(DIRECTIONS) Once the line containing "Count the saddle" is found in the records below, return it and each following line exactly, up to and including the line containing "A potential energy", and nothing else.

(EXCERPTED RECORDS)
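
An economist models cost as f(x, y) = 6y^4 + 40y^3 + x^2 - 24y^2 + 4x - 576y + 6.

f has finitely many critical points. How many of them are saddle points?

1

f separates as a function of x plus a function of y, so ∇f=0 decouples.
∂f/∂x = 2(x + 2) = 0 at x ∈ {-2}; ∂f/∂y = 24(y - 2)(y + 3)(y + 4) = 0 at y ∈ {-4, -3, 2}.
The Hessian is diagonal: diag(f_xx, f_yy). Second derivatives: f_xx(-2)=2; f_yy(-4)=144, f_yy(-3)=-120, f_yy(2)=720.
Saddle points occur where the two diagonal entries have opposite signs: (-2, -3). Count: 1.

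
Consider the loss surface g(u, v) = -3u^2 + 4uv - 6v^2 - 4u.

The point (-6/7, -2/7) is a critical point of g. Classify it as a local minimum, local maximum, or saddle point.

local maximum

The Hessian of g is constant: H = [[-6, 4], [4, -12]].
det(H) = (-6)·(-12) − 4² = 56.
det(H) > 0 and tr(H) = -18 < 0, so H is negative definite and the point is a local maximum.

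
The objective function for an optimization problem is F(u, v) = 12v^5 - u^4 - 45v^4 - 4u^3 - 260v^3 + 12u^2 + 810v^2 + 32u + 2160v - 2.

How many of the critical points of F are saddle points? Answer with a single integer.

F separates as a function of u plus a function of v, so ∇F=0 decouples.
∂F/∂u = -4(u - 2)(u + 1)(u + 4) = 0 at u ∈ {-4, -1, 2}; ∂F/∂v = 60(v - 4)(v - 3)(v + 1)(v + 3) = 0 at v ∈ {-3, -1, 3, 4}.
The Hessian is diagonal: diag(F_uu, F_vv). Second derivatives: F_uu(-4)=-72, F_uu(-1)=36, F_uu(2)=-72; F_vv(-3)=-5040, F_vv(-1)=2400, F_vv(3)=-1440, F_vv(4)=2100.
Saddle points occur where the two diagonal entries have opposite signs: (-4, -1), (-4, 4), (-1, -3), (-1, 3), (2, -1), (2, 4). Count: 6.

6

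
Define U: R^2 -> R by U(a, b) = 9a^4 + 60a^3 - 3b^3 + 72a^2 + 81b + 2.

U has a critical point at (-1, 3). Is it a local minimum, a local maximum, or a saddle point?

local maximum

The mixed partial ∂²U/∂a∂b is 0, so the Hessian at any point is diag(U_aa, U_bb) = diag(36(3a^2 + 10a + 4), -18b).
At (-1, 3): H = diag(-108, -54).
Both eigenvalues are negative, so H is negative definite: a local maximum.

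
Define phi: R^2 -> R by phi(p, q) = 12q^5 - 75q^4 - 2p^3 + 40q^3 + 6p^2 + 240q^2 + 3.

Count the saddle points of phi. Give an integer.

4

phi separates as a function of p plus a function of q, so ∇phi=0 decouples.
∂phi/∂p = -6p(p - 2) = 0 at p ∈ {0, 2}; ∂phi/∂q = 60q(q - 4)(q - 2)(q + 1) = 0 at q ∈ {-1, 0, 2, 4}.
The Hessian is diagonal: diag(phi_pp, phi_qq). Second derivatives: phi_pp(0)=12, phi_pp(2)=-12; phi_qq(-1)=-900, phi_qq(0)=480, phi_qq(2)=-720, phi_qq(4)=2400.
Saddle points occur where the two diagonal entries have opposite signs: (0, -1), (0, 2), (2, 0), (2, 4). Count: 4.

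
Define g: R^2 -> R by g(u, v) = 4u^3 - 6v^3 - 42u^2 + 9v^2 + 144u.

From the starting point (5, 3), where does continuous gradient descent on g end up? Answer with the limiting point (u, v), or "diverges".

diverges

g is separable, so gradient descent decouples: u follows -∂g/∂u, v follows -∂g/∂v.
∂g/∂u = 12(u - 4)(u - 3); at u=5 this is 24, so u decreases.
∂g/∂v = -18v(v - 1); at v=3 this is -108, so v increases.
The v-coordinate has no critical point in that direction and runs off to infinity.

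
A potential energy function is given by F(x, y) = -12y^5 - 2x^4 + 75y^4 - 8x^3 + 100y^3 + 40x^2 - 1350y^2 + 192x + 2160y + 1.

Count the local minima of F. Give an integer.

2

F separates as a function of x plus a function of y, so ∇F=0 decouples.
∂F/∂x = -8(x - 3)(x + 2)(x + 4) = 0 at x ∈ {-4, -2, 3}; ∂F/∂y = -60(y - 4)(y - 3)(y - 1)(y + 3) = 0 at y ∈ {-3, 1, 3, 4}.
The Hessian is diagonal: diag(F_xx, F_yy). Second derivatives: F_xx(-4)=-112, F_xx(-2)=80, F_xx(3)=-280; F_yy(-3)=10080, F_yy(1)=-1440, F_yy(3)=720, F_yy(4)=-1260.
Local minima occur where both diagonal entries positive: (-2, -3), (-2, 3). Count: 2.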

(WRITTEN RESPONSE)
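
Count the saddle points of phi. Give an integer.

4

phi separates as a function of p plus a function of q, so ∇phi=0 decouples.
∂phi/∂p = -6p(p - 2) = 0 at p ∈ {0, 2}; ∂phi/∂q = 60q(q - 4)(q - 2)(q + 1) = 0 at q ∈ {-1, 0, 2, 4}.
The Hessian is diagonal: diag(phi_pp, phi_qq). Second derivatives: phi_pp(0)=12, phi_pp(2)=-12; phi_qq(-1)=-900, phi_qq(0)=480, phi_qq(2)=-720, phi_qq(4)=2400.
Saddle points occur where the two diagonal entries have opposite signs: (0, -1), (0, 2), (2, 0), (2, 4). Count: 4.

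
Define g: R^2 -> R by g(u, v) = 4u^3 - 6v^3 - 42u^2 + 9v^2 + 144u.

From the starting point (5, 3), where does continuous gradient descent on g end up? Answer with the limiting point (u, v), or "diverges".

diverges

g is separable, so gradient descent decouples: u follows -∂g/∂u, v follows -∂g/∂v.
∂g/∂u = 12(u - 4)(u - 3); at u=5 this is 24, so u decreases.
∂g/∂v = -18v(v - 1); at v=3 this is -108, so v increases.
The v-coordinate has no critical point in that direction and runs off to infinity.

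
A potential energy function is given by F(x, y) = -12y^5 - 2x^4 + 75y^4 - 8x^3 + 100y^3 + 40x^2 - 1350y^2 + 192x + 2160y + 1.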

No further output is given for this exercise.